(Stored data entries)
Content starts

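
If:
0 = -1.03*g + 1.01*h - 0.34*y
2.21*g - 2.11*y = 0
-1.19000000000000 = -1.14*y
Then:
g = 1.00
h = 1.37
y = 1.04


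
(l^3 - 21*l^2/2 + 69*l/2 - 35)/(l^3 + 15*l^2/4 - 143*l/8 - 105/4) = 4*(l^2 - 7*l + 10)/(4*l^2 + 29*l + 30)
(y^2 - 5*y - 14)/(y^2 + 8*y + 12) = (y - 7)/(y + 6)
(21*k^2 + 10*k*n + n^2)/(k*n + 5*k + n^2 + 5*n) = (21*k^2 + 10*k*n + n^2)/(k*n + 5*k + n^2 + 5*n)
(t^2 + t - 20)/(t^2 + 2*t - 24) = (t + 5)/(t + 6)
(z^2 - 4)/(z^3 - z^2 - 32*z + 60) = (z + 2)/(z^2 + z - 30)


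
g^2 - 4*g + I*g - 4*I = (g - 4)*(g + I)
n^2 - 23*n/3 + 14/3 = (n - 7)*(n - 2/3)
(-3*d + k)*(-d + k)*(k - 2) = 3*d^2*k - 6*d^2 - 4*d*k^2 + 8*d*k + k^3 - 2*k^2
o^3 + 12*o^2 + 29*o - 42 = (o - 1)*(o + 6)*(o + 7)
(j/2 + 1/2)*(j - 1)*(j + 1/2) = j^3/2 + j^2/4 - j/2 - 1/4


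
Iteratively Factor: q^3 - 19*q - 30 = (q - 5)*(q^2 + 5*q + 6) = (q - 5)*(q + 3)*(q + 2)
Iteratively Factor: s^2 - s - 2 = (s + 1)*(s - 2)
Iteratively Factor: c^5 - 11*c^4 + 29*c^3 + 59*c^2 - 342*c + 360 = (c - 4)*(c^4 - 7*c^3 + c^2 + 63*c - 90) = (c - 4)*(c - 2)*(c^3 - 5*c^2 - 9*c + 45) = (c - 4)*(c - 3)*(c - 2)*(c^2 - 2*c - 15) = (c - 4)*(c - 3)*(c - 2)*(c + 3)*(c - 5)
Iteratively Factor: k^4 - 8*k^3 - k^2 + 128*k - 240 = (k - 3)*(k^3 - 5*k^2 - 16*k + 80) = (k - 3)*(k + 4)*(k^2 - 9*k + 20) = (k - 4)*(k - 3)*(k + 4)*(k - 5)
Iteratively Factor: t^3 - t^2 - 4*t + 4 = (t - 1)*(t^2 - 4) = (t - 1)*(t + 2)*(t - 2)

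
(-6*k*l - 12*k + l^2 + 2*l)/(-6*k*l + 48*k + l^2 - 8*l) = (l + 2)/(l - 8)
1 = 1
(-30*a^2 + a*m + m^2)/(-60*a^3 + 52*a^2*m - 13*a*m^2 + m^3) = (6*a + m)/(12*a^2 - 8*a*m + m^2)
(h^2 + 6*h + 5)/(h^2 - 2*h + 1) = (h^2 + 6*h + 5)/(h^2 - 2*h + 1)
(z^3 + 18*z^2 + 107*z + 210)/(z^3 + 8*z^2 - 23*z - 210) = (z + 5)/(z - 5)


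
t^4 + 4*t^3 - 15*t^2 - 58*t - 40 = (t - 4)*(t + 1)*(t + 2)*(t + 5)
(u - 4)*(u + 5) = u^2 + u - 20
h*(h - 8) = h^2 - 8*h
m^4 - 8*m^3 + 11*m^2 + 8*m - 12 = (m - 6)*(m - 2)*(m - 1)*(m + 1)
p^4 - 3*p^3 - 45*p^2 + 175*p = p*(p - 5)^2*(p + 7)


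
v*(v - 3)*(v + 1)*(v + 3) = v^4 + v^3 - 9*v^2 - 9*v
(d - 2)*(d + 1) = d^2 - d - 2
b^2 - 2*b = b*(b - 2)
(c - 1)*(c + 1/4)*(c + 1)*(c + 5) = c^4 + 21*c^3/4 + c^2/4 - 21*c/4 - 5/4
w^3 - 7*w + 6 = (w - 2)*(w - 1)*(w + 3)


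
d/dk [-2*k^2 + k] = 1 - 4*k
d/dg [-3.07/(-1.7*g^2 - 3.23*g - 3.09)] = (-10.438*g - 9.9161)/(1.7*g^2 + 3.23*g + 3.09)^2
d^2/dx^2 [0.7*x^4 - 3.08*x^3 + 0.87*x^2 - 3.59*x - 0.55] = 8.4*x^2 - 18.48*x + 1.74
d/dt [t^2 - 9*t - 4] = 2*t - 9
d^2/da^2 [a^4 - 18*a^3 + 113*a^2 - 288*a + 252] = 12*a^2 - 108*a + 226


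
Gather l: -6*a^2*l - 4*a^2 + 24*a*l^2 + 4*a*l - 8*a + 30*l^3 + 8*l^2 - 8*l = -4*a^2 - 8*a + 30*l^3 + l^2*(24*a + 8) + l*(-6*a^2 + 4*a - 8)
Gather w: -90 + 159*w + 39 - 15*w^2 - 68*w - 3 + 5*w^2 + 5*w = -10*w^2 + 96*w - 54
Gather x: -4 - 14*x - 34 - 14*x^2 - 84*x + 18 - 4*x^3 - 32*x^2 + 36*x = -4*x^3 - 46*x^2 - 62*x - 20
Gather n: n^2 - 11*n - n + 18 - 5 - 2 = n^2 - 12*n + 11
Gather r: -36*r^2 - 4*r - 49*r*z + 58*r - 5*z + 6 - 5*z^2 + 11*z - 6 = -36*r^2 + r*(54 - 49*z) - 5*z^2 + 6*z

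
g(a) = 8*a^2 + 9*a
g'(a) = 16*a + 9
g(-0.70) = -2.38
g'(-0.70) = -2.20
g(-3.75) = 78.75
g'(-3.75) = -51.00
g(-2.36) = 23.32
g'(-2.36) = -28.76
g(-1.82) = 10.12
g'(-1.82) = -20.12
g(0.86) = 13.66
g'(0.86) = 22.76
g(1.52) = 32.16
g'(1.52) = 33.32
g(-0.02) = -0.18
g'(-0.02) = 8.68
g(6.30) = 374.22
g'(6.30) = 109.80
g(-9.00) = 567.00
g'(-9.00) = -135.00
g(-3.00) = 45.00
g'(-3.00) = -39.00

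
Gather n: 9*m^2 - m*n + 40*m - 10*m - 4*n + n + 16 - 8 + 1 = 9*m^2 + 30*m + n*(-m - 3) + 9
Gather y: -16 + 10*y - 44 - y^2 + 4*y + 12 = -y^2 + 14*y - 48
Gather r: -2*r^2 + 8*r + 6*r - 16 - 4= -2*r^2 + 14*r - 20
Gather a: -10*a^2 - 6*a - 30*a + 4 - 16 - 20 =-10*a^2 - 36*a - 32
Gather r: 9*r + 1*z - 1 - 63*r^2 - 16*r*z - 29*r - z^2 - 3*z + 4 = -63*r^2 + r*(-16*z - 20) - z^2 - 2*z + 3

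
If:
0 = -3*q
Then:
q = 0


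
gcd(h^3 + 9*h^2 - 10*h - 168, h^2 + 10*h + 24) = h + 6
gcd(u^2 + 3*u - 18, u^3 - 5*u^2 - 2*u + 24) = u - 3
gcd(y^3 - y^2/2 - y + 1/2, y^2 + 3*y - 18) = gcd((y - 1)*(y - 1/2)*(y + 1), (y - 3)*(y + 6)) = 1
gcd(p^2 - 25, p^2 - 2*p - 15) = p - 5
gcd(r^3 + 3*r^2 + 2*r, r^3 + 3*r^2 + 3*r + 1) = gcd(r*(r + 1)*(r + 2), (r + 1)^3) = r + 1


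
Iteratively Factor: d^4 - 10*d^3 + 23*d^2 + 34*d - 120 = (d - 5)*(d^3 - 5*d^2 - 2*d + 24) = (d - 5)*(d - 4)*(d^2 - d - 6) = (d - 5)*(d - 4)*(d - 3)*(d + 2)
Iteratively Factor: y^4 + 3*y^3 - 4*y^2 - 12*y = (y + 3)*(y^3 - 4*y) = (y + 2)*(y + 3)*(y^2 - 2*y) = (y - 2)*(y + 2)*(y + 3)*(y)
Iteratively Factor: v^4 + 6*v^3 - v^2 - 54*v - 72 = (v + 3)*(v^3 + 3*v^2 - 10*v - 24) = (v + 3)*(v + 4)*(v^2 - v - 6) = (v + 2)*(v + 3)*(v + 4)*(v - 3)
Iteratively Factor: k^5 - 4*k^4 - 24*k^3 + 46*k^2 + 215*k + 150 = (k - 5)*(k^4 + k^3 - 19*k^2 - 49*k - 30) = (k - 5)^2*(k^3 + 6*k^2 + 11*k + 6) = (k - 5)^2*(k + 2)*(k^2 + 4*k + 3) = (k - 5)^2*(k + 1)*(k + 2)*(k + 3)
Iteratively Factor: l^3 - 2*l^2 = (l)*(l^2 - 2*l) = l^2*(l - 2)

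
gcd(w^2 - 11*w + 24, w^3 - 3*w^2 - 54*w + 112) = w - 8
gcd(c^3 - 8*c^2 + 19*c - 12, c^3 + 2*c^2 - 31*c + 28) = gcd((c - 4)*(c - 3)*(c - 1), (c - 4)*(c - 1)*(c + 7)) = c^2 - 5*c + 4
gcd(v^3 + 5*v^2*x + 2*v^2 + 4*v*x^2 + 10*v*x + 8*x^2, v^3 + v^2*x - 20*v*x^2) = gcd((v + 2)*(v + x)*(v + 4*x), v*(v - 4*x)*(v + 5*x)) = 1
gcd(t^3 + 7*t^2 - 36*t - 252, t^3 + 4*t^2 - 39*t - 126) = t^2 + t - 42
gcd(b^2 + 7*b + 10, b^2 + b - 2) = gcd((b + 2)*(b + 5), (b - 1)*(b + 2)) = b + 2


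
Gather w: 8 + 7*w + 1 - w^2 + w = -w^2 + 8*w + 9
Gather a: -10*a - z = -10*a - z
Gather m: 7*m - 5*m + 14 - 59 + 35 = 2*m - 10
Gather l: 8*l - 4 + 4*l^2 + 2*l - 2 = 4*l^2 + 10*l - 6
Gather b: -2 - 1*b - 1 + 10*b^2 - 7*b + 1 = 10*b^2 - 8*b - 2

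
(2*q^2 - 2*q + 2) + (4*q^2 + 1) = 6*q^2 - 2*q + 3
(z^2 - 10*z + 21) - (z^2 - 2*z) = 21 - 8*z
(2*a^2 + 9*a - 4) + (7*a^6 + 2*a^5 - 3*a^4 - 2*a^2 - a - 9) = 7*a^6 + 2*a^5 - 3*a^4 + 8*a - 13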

Content ends
Content starts

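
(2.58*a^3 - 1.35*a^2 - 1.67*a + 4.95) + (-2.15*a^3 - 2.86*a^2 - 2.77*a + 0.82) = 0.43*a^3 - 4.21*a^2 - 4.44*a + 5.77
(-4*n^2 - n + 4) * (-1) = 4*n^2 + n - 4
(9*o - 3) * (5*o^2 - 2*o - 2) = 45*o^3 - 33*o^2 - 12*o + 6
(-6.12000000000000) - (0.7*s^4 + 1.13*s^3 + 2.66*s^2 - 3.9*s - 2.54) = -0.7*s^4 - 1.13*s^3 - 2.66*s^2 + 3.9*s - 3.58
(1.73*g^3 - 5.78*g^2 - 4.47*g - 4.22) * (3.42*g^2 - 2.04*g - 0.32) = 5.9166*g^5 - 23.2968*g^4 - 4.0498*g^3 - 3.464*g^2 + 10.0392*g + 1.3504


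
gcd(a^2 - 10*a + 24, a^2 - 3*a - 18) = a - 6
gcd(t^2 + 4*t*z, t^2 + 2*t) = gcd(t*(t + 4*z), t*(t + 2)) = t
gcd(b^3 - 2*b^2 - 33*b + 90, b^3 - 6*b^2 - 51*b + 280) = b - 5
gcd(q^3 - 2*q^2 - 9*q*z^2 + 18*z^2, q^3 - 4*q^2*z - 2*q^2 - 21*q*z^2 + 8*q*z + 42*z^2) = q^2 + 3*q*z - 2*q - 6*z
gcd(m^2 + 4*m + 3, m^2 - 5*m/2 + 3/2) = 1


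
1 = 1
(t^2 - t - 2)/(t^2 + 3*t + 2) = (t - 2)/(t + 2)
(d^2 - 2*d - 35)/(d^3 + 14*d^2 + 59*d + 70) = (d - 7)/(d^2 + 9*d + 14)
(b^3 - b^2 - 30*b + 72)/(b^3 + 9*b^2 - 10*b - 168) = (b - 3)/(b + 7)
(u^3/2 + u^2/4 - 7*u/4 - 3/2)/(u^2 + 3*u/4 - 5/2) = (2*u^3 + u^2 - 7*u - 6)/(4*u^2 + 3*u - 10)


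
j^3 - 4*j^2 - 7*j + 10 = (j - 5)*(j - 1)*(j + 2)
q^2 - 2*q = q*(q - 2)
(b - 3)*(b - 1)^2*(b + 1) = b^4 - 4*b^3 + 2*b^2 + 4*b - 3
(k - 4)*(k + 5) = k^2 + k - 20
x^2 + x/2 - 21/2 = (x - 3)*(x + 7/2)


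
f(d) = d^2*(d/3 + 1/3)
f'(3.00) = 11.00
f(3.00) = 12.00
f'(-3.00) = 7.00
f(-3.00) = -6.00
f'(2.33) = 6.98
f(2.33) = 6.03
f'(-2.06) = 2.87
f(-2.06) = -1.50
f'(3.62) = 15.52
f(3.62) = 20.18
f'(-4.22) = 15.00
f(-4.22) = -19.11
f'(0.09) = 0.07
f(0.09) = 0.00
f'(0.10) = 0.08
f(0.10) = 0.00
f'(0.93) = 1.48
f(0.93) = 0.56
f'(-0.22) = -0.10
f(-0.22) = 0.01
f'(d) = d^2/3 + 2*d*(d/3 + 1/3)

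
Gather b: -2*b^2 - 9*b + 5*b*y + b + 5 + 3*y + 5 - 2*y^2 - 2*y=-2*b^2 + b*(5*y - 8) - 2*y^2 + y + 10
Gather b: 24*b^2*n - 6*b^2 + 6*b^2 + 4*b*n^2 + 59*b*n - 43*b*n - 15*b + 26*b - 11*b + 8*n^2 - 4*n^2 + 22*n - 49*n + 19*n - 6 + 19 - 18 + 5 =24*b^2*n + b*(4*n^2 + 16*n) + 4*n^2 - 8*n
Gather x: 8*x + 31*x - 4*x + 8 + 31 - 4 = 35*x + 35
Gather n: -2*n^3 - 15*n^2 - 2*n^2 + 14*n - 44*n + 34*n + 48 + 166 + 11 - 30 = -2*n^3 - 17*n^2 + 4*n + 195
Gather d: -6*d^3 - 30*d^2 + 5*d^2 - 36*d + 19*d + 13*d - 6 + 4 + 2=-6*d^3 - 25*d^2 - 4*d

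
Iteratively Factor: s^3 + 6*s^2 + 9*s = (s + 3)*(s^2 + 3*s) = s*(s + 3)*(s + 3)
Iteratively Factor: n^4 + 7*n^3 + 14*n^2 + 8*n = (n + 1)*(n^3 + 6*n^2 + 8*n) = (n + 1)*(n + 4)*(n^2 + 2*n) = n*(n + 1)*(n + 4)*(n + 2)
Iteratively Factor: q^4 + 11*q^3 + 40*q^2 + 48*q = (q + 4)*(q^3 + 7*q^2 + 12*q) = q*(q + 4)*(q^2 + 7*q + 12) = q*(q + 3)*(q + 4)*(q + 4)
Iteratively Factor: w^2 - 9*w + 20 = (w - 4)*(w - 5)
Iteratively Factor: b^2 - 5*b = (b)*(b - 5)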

Content ends

◆ **TASK DESCRIPTION**: Repeat word for word the lines above that run from the line containing "f(0.09) = 0.00" through the line containing "Iteratively Factor: b^2 - 5*b = (b)*(b - 5)", both ends included, and nothing else.

◆ **ANSWER TO THE EXERCISE**:
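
f(0.09) = 0.00
f'(0.10) = 0.08
f(0.10) = 0.00
f'(0.93) = 1.48
f(0.93) = 0.56
f'(-0.22) = -0.10
f(-0.22) = 0.01
f'(d) = d^2/3 + 2*d*(d/3 + 1/3)

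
Gather b: -2*b^2 - 9*b + 5*b*y + b + 5 + 3*y + 5 - 2*y^2 - 2*y=-2*b^2 + b*(5*y - 8) - 2*y^2 + y + 10
Gather b: 24*b^2*n - 6*b^2 + 6*b^2 + 4*b*n^2 + 59*b*n - 43*b*n - 15*b + 26*b - 11*b + 8*n^2 - 4*n^2 + 22*n - 49*n + 19*n - 6 + 19 - 18 + 5 =24*b^2*n + b*(4*n^2 + 16*n) + 4*n^2 - 8*n
Gather x: 8*x + 31*x - 4*x + 8 + 31 - 4 = 35*x + 35
Gather n: -2*n^3 - 15*n^2 - 2*n^2 + 14*n - 44*n + 34*n + 48 + 166 + 11 - 30 = -2*n^3 - 17*n^2 + 4*n + 195
Gather d: -6*d^3 - 30*d^2 + 5*d^2 - 36*d + 19*d + 13*d - 6 + 4 + 2=-6*d^3 - 25*d^2 - 4*d

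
Iteratively Factor: s^3 + 6*s^2 + 9*s = (s + 3)*(s^2 + 3*s) = s*(s + 3)*(s + 3)
Iteratively Factor: n^4 + 7*n^3 + 14*n^2 + 8*n = (n + 1)*(n^3 + 6*n^2 + 8*n) = (n + 1)*(n + 4)*(n^2 + 2*n) = n*(n + 1)*(n + 4)*(n + 2)
Iteratively Factor: q^4 + 11*q^3 + 40*q^2 + 48*q = (q + 4)*(q^3 + 7*q^2 + 12*q) = q*(q + 4)*(q^2 + 7*q + 12) = q*(q + 3)*(q + 4)*(q + 4)
Iteratively Factor: w^2 - 9*w + 20 = (w - 4)*(w - 5)
Iteratively Factor: b^2 - 5*b = (b)*(b - 5)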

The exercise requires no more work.